» **WHAT YOU ARE ASKED TO DO**
The complete set of records should be given again verbatim.

# # # #

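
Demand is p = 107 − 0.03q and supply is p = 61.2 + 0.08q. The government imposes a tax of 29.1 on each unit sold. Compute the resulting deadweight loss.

3849.14

Competitive equilibrium: 107 − 0.03q = 61.2 + 0.08q → q* = 416.3636, p* = 94.5091.
With the tax, the buyer price exceeds the seller price by 29.1: (107 − 0.03q) − (61.2 + 0.08q) = 29.1 → q' = 151.8182.
Δq = 416.3636 − 151.8182 = 264.5454; the wedge equals the tax, 29.1.
DWL = ½ × 264.5454 × 29.1 = 3849.14.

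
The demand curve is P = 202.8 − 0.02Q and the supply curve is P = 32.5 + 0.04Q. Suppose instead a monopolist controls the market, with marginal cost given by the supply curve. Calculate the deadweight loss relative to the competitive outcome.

Competitive equilibrium: 202.8 − 0.02Q = 32.5 + 0.04Q → Q* = 2838.33333, P* = 146.03333.
Marginal revenue: MR = 202.8 − 0.04Q. Set MR = MC: 202.8 − 0.04Q = 32.5 + 0.04Q → Q_m = 2128.75.
Price P_m = 202.8 − 0.02·2128.75 = 160.225; MC(Q_m) = 32.5 + 0.04·2128.75 = 117.65.
Competitive Q* = 2838.33333, so ΔQ = 709.58333; wedge = 160.225 − 117.65 = 42.575.
Welfare loss = ½ × 709.58333 × 42.575 = 15105.26.

15105.26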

# # # #

» **REPLY**
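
Demand is p = 107 − 0.03q and supply is p = 61.2 + 0.08q. The government imposes a tax of 29.1 on each unit sold. Compute the resulting deadweight loss.

3849.14

Competitive equilibrium: 107 − 0.03q = 61.2 + 0.08q → q* = 416.3636, p* = 94.5091.
With the tax, the buyer price exceeds the seller price by 29.1: (107 − 0.03q) − (61.2 + 0.08q) = 29.1 → q' = 151.8182.
Δq = 416.3636 − 151.8182 = 264.5454; the wedge equals the tax, 29.1.
DWL = ½ × 264.5454 × 29.1 = 3849.14.

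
The demand curve is P = 202.8 − 0.02Q and the supply curve is P = 32.5 + 0.04Q. Suppose instead a monopolist controls the market, with marginal cost given by the supply curve. Calculate the deadweight loss relative to the competitive outcome.

Competitive equilibrium: 202.8 − 0.02Q = 32.5 + 0.04Q → Q* = 2838.33333, P* = 146.03333.
Marginal revenue: MR = 202.8 − 0.04Q. Set MR = MC: 202.8 − 0.04Q = 32.5 + 0.04Q → Q_m = 2128.75.
Price P_m = 202.8 − 0.02·2128.75 = 160.225; MC(Q_m) = 32.5 + 0.04·2128.75 = 117.65.
Competitive Q* = 2838.33333, so ΔQ = 709.58333; wedge = 160.225 − 117.65 = 42.575.
Welfare loss = ½ × 709.58333 × 42.575 = 15105.26.

15105.26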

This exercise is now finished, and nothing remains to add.